=== Begin Enclosure ===
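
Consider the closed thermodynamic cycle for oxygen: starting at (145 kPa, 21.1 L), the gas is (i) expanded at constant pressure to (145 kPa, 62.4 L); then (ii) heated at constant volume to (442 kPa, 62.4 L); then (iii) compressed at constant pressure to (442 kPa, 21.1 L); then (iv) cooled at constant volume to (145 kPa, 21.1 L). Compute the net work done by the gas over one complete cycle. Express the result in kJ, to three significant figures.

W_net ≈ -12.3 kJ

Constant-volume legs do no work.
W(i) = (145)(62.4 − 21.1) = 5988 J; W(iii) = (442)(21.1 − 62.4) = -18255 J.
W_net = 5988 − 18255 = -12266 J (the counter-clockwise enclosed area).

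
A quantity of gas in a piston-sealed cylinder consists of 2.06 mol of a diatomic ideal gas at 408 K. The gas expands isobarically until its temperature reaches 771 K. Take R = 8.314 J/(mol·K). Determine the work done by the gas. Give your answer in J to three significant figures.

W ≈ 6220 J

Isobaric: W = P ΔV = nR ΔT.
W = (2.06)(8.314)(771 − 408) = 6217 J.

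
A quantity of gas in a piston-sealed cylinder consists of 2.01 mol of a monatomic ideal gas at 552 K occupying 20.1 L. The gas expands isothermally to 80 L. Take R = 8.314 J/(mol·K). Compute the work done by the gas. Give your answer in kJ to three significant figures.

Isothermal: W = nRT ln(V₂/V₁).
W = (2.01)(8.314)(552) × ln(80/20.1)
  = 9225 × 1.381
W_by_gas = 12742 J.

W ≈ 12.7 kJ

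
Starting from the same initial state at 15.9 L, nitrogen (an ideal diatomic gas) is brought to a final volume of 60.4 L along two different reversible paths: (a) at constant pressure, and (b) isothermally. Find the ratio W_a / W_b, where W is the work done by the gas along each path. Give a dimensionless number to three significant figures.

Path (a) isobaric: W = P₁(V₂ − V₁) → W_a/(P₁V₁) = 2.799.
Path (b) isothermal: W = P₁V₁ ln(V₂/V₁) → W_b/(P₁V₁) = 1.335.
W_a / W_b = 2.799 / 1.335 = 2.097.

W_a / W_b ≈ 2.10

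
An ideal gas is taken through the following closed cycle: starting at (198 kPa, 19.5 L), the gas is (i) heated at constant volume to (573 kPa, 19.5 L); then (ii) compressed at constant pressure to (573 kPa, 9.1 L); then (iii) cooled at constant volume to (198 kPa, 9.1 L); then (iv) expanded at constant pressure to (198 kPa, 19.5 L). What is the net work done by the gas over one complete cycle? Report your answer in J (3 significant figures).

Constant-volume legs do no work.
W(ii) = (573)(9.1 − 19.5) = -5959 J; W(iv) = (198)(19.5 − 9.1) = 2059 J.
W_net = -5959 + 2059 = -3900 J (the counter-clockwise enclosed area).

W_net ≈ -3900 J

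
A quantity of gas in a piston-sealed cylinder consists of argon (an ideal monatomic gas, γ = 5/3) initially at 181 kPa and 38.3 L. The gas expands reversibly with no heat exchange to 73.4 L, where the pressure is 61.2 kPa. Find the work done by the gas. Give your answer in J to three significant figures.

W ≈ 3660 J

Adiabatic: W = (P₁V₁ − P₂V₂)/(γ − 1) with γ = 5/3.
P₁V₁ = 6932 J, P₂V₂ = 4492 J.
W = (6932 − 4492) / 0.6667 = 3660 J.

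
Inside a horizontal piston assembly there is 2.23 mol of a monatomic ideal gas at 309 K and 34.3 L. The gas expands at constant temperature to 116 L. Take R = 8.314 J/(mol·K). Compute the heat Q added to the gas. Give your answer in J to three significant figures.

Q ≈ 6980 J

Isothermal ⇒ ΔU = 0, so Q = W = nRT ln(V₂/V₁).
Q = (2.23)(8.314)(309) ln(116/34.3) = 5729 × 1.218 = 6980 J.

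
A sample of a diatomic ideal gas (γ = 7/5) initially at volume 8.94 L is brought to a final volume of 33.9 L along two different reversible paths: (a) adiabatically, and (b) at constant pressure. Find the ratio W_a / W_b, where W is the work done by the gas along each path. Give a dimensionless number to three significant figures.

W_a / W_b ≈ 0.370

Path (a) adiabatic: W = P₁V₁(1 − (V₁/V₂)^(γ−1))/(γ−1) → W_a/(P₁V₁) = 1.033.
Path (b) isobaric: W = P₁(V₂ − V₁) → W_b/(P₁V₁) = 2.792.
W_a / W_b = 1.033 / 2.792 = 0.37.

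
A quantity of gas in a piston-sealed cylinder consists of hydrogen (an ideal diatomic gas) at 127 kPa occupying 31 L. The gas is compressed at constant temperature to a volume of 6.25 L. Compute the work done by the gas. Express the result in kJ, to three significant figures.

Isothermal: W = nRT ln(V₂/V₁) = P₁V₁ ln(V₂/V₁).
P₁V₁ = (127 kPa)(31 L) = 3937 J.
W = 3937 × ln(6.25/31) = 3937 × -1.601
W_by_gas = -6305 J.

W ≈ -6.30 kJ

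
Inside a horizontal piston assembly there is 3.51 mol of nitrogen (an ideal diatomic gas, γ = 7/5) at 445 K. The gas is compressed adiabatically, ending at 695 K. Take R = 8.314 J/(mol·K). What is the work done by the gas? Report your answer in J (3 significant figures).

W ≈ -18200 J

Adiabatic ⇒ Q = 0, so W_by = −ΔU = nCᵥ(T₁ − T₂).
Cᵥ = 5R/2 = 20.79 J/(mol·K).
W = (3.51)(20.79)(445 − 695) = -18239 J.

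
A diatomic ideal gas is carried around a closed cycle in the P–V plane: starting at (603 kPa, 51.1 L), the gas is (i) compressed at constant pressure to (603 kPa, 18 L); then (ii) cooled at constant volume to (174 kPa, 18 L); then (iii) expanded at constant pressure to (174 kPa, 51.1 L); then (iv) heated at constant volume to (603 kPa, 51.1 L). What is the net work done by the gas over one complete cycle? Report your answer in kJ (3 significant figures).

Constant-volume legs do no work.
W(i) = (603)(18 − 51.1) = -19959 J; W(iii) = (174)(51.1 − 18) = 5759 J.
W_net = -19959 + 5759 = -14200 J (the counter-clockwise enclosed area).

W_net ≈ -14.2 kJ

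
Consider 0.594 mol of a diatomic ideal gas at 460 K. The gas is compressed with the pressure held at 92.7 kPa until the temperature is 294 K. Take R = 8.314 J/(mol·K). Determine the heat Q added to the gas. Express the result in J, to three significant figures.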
=== End Enclosure ===
**PROBLEM REQUIREMENTS:** Nothing should be left out: copy the material exactly.

**SOLVED EXERCISE:**
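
Consider the closed thermodynamic cycle for oxygen: starting at (145 kPa, 21.1 L), the gas is (i) expanded at constant pressure to (145 kPa, 62.4 L); then (ii) heated at constant volume to (442 kPa, 62.4 L); then (iii) compressed at constant pressure to (442 kPa, 21.1 L); then (iv) cooled at constant volume to (145 kPa, 21.1 L). Compute the net work done by the gas over one complete cycle. Express the result in kJ, to three significant figures.

W_net ≈ -12.3 kJ

Constant-volume legs do no work.
W(i) = (145)(62.4 − 21.1) = 5988 J; W(iii) = (442)(21.1 − 62.4) = -18255 J.
W_net = 5988 − 18255 = -12266 J (the counter-clockwise enclosed area).

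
A quantity of gas in a piston-sealed cylinder consists of 2.06 mol of a diatomic ideal gas at 408 K. The gas expands isobarically until its temperature reaches 771 K. Take R = 8.314 J/(mol·K). Determine the work done by the gas. Give your answer in J to three significant figures.

W ≈ 6220 J

Isobaric: W = P ΔV = nR ΔT.
W = (2.06)(8.314)(771 − 408) = 6217 J.

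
A quantity of gas in a piston-sealed cylinder consists of 2.01 mol of a monatomic ideal gas at 552 K occupying 20.1 L. The gas expands isothermally to 80 L. Take R = 8.314 J/(mol·K). Compute the work done by the gas. Give your answer in kJ to three significant figures.

Isothermal: W = nRT ln(V₂/V₁).
W = (2.01)(8.314)(552) × ln(80/20.1)
  = 9225 × 1.381
W_by_gas = 12742 J.

W ≈ 12.7 kJ

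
Starting from the same initial state at 15.9 L, nitrogen (an ideal diatomic gas) is brought to a final volume of 60.4 L along two different reversible paths: (a) at constant pressure, and (b) isothermally. Find the ratio W_a / W_b, where W is the work done by the gas along each path. Give a dimensionless number to three significant figures.

Path (a) isobaric: W = P₁(V₂ − V₁) → W_a/(P₁V₁) = 2.799.
Path (b) isothermal: W = P₁V₁ ln(V₂/V₁) → W_b/(P₁V₁) = 1.335.
W_a / W_b = 2.799 / 1.335 = 2.097.

W_a / W_b ≈ 2.10

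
An ideal gas is taken through the following closed cycle: starting at (198 kPa, 19.5 L), the gas is (i) heated at constant volume to (573 kPa, 19.5 L); then (ii) compressed at constant pressure to (573 kPa, 9.1 L); then (iii) cooled at constant volume to (198 kPa, 9.1 L); then (iv) expanded at constant pressure to (198 kPa, 19.5 L). What is the net work done by the gas over one complete cycle? Report your answer in J (3 significant figures).

Constant-volume legs do no work.
W(ii) = (573)(9.1 − 19.5) = -5959 J; W(iv) = (198)(19.5 − 9.1) = 2059 J.
W_net = -5959 + 2059 = -3900 J (the counter-clockwise enclosed area).

W_net ≈ -3900 J

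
A quantity of gas in a piston-sealed cylinder consists of argon (an ideal monatomic gas, γ = 5/3) initially at 181 kPa and 38.3 L. The gas expands reversibly with no heat exchange to 73.4 L, where the pressure is 61.2 kPa. Find the work done by the gas. Give your answer in J to three significant figures.

W ≈ 3660 J

Adiabatic: W = (P₁V₁ − P₂V₂)/(γ − 1) with γ = 5/3.
P₁V₁ = 6932 J, P₂V₂ = 4492 J.
W = (6932 − 4492) / 0.6667 = 3660 J.

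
Inside a horizontal piston assembly there is 2.23 mol of a monatomic ideal gas at 309 K and 34.3 L. The gas expands at constant temperature to 116 L. Take R = 8.314 J/(mol·K). Compute the heat Q added to the gas. Give your answer in J to three significant figures.

Q ≈ 6980 J

Isothermal ⇒ ΔU = 0, so Q = W = nRT ln(V₂/V₁).
Q = (2.23)(8.314)(309) ln(116/34.3) = 5729 × 1.218 = 6980 J.

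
A sample of a diatomic ideal gas (γ = 7/5) initially at volume 8.94 L is brought to a final volume of 33.9 L along two different reversible paths: (a) adiabatically, and (b) at constant pressure. Find the ratio W_a / W_b, where W is the work done by the gas along each path. Give a dimensionless number to three significant figures.

W_a / W_b ≈ 0.370

Path (a) adiabatic: W = P₁V₁(1 − (V₁/V₂)^(γ−1))/(γ−1) → W_a/(P₁V₁) = 1.033.
Path (b) isobaric: W = P₁(V₂ − V₁) → W_b/(P₁V₁) = 2.792.
W_a / W_b = 1.033 / 2.792 = 0.37.

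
A quantity of gas in a piston-sealed cylinder consists of hydrogen (an ideal diatomic gas) at 127 kPa occupying 31 L. The gas is compressed at constant temperature to a volume of 6.25 L. Compute the work done by the gas. Express the result in kJ, to three significant figures.

Isothermal: W = nRT ln(V₂/V₁) = P₁V₁ ln(V₂/V₁).
P₁V₁ = (127 kPa)(31 L) = 3937 J.
W = 3937 × ln(6.25/31) = 3937 × -1.601
W_by_gas = -6305 J.

W ≈ -6.30 kJ

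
Inside a horizontal piston assembly there is 3.51 mol of nitrogen (an ideal diatomic gas, γ = 7/5) at 445 K. The gas is compressed adiabatically, ending at 695 K. Take R = 8.314 J/(mol·K). What is the work done by the gas? Report your answer in J (3 significant figures).

W ≈ -18200 J

Adiabatic ⇒ Q = 0, so W_by = −ΔU = nCᵥ(T₁ − T₂).
Cᵥ = 5R/2 = 20.79 J/(mol·K).
W = (3.51)(20.79)(445 − 695) = -18239 J.

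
A diatomic ideal gas is carried around a closed cycle in the P–V plane: starting at (603 kPa, 51.1 L), the gas is (i) compressed at constant pressure to (603 kPa, 18 L); then (ii) cooled at constant volume to (174 kPa, 18 L); then (iii) expanded at constant pressure to (174 kPa, 51.1 L); then (iv) heated at constant volume to (603 kPa, 51.1 L). What is the net work done by the gas over one complete cycle? Report your answer in kJ (3 significant figures).

Constant-volume legs do no work.
W(i) = (603)(18 − 51.1) = -19959 J; W(iii) = (174)(51.1 − 18) = 5759 J.
W_net = -19959 + 5759 = -14200 J (the counter-clockwise enclosed area).

W_net ≈ -14.2 kJ

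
Consider 0.594 mol of a diatomic ideal gas at 460 K. The gas is compressed with the pressure held at 92.7 kPa until the temperature is 294 K. Take R = 8.314 J/(mol·K). Determine the heat Q added to the gas. Express the result in J, to three significant figures.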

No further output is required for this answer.